About this task - Please output the entries below without altering a single character.

(Saved entries)
━━━━

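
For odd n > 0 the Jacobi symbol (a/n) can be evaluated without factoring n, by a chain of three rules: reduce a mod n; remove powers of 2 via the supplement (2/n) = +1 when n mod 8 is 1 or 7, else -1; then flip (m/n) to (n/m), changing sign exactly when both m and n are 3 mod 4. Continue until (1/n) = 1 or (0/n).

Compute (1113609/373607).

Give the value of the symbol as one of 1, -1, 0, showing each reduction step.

1

(1113609/373607) = (366395/373607)   [reduce mod 373607]
reciprocity: (366395/373607) = -1·(373607/366395) since 366395 mod 4 = 3, 373607 mod 4 = 3; sign now -1
(373607/366395) = (7212/366395)   [reduce mod 366395]
7212 = 2^2·1803; (2/366395) = -1 since 366395 mod 8 = 3, so (7212/366395) = (-1)^2·(1803/366395); sign now -1
reciprocity: (1803/366395) = -1·(366395/1803) since 1803 mod 4 = 3, 366395 mod 4 = 3; sign now +1
(366395/1803) = (386/1803)   [reduce mod 1803]
386 = 2^1·193; (2/1803) = -1 since 1803 mod 8 = 3, so (386/1803) = (-1)^1·(193/1803); sign now -1
reciprocity: (193/1803) = +1·(1803/193) since 193 mod 4 = 1, 1803 mod 4 = 3; sign now -1
(1803/193) = (66/193)   [reduce mod 193]
66 = 2^1·33; (2/193) = +1 since 193 mod 8 = 1, so (66/193) = (+1)^1·(33/193); sign now -1
reciprocity: (33/193) = +1·(193/33) since 33 mod 4 = 1, 193 mod 4 = 1; sign now -1
(193/33) = (28/33)   [reduce mod 33]
28 = 2^2·7; (2/33) = +1 since 33 mod 8 = 1, so (28/33) = (+1)^2·(7/33); sign now -1
reciprocity: (7/33) = +1·(33/7) since 7 mod 4 = 3, 33 mod 4 = 1; sign now -1
(33/7) = (5/7)   [reduce mod 7]
reciprocity: (5/7) = +1·(7/5) since 5 mod 4 = 1, 7 mod 4 = 3; sign now -1
(7/5) = (2/5)   [reduce mod 5]
2 = 2^1·1; (2/5) = -1 since 5 mod 8 = 5, so (2/5) = (-1)^1·(1/5); sign now +1
(1/5) = 1; final value = sign = +1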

━━━━

Response area -
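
For odd n > 0 the Jacobi symbol (a/n) can be evaluated without factoring n, by a chain of three rules: reduce a mod n; remove powers of 2 via the supplement (2/n) = +1 when n mod 8 is 1 or 7, else -1; then flip (m/n) to (n/m), changing sign exactly when both m and n are 3 mod 4. Continue until (1/n) = 1 or (0/n).

Compute (1113609/373607).

Give the value of the symbol as one of 1, -1, 0, showing each reduction step.

1

(1113609/373607) = (366395/373607)   [reduce mod 373607]
reciprocity: (366395/373607) = -1·(373607/366395) since 366395 mod 4 = 3, 373607 mod 4 = 3; sign now -1
(373607/366395) = (7212/366395)   [reduce mod 366395]
7212 = 2^2·1803; (2/366395) = -1 since 366395 mod 8 = 3, so (7212/366395) = (-1)^2·(1803/366395); sign now -1
reciprocity: (1803/366395) = -1·(366395/1803) since 1803 mod 4 = 3, 366395 mod 4 = 3; sign now +1
(366395/1803) = (386/1803)   [reduce mod 1803]
386 = 2^1·193; (2/1803) = -1 since 1803 mod 8 = 3, so (386/1803) = (-1)^1·(193/1803); sign now -1
reciprocity: (193/1803) = +1·(1803/193) since 193 mod 4 = 1, 1803 mod 4 = 3; sign now -1
(1803/193) = (66/193)   [reduce mod 193]
66 = 2^1·33; (2/193) = +1 since 193 mod 8 = 1, so (66/193) = (+1)^1·(33/193); sign now -1
reciprocity: (33/193) = +1·(193/33) since 33 mod 4 = 1, 193 mod 4 = 1; sign now -1
(193/33) = (28/33)   [reduce mod 33]
28 = 2^2·7; (2/33) = +1 since 33 mod 8 = 1, so (28/33) = (+1)^2·(7/33); sign now -1
reciprocity: (7/33) = +1·(33/7) since 7 mod 4 = 3, 33 mod 4 = 1; sign now -1
(33/7) = (5/7)   [reduce mod 7]
reciprocity: (5/7) = +1·(7/5) since 5 mod 4 = 1, 7 mod 4 = 3; sign now -1
(7/5) = (2/5)   [reduce mod 5]
2 = 2^1·1; (2/5) = -1 since 5 mod 8 = 5, so (2/5) = (-1)^1·(1/5); sign now +1
(1/5) = 1; final value = sign = +1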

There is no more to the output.